# [Requirement]
Find the word "days" in the listing. Copy out each line where it occurs.

Top of Dataset excerpts

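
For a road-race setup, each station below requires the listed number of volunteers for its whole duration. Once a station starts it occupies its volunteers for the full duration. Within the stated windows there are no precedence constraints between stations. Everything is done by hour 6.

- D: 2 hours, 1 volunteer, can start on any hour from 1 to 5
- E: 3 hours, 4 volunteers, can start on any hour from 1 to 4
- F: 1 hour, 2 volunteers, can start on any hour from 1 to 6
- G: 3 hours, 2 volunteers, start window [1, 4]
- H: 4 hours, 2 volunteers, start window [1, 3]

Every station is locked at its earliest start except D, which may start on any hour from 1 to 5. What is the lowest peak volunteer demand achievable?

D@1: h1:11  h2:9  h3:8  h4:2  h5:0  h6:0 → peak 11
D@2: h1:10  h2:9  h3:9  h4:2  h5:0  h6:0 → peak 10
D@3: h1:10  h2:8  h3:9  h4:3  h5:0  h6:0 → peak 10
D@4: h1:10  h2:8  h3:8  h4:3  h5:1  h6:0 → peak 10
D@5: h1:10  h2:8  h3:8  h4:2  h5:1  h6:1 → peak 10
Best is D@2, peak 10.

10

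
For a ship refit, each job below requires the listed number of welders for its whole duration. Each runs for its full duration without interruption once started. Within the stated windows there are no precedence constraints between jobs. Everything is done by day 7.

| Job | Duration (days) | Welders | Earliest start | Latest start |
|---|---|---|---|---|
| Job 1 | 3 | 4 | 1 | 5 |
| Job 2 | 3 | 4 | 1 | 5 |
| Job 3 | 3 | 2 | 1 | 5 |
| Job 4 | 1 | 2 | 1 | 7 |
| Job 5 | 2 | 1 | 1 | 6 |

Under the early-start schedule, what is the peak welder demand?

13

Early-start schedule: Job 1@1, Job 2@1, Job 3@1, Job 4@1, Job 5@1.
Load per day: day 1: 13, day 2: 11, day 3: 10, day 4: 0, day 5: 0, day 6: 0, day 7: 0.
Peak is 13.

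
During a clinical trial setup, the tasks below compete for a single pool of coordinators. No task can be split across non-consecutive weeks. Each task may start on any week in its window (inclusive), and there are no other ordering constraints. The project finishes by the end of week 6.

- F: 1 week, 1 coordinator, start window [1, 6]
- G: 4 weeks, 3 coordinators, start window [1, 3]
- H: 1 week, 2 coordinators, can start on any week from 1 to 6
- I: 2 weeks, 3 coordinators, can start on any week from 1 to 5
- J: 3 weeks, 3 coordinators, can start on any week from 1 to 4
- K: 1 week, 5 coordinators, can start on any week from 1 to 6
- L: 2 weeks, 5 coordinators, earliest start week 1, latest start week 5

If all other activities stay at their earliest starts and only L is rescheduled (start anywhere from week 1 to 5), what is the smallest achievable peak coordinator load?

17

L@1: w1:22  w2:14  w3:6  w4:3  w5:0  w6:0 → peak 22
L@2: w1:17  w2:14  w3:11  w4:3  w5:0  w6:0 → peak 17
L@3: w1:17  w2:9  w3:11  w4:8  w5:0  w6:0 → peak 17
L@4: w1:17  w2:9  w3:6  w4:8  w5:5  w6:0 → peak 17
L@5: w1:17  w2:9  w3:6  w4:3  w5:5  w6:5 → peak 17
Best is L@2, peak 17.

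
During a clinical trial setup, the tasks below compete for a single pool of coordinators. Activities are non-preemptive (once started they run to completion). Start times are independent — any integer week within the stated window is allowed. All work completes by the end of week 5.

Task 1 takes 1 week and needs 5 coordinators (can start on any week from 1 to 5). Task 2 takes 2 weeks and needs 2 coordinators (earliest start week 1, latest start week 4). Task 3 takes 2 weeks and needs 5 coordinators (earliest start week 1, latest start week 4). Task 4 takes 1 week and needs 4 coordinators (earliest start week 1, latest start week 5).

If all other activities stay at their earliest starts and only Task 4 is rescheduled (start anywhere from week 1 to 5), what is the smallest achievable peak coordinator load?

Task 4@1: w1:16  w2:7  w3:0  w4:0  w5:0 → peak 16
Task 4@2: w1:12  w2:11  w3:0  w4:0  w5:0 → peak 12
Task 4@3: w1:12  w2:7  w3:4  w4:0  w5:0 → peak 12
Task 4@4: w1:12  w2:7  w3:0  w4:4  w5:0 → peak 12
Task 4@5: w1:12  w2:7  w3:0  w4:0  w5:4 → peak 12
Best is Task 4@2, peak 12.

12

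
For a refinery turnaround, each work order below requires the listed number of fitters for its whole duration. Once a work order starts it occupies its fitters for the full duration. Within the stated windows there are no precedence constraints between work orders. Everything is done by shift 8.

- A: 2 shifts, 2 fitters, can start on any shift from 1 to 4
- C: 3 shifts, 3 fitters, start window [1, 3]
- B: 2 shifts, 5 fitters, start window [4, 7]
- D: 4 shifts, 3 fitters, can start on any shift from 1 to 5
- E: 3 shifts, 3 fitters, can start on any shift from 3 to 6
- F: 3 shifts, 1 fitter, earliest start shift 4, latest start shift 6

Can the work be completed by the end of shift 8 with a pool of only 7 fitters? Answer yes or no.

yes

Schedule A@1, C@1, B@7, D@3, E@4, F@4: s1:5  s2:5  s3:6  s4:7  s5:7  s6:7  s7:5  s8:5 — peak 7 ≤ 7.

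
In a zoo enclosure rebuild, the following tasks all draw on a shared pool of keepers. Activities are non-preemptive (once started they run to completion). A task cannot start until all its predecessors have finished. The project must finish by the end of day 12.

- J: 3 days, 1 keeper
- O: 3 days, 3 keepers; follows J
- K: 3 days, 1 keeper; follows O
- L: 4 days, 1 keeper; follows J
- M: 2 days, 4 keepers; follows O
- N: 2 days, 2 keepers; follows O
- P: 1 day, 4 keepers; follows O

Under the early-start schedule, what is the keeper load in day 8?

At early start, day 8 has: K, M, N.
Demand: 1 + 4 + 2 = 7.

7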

Bottom of Dataset excerpts

# [Reply to the exercise]
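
| Job | Duration (days) | Welders | Earliest start | Latest start |
- J: 3 days, 1 keeper
- O: 3 days, 3 keepers; follows J
- K: 3 days, 1 keeper; follows O
- L: 4 days, 1 keeper; follows J
- M: 2 days, 4 keepers; follows O
- N: 2 days, 2 keepers; follows O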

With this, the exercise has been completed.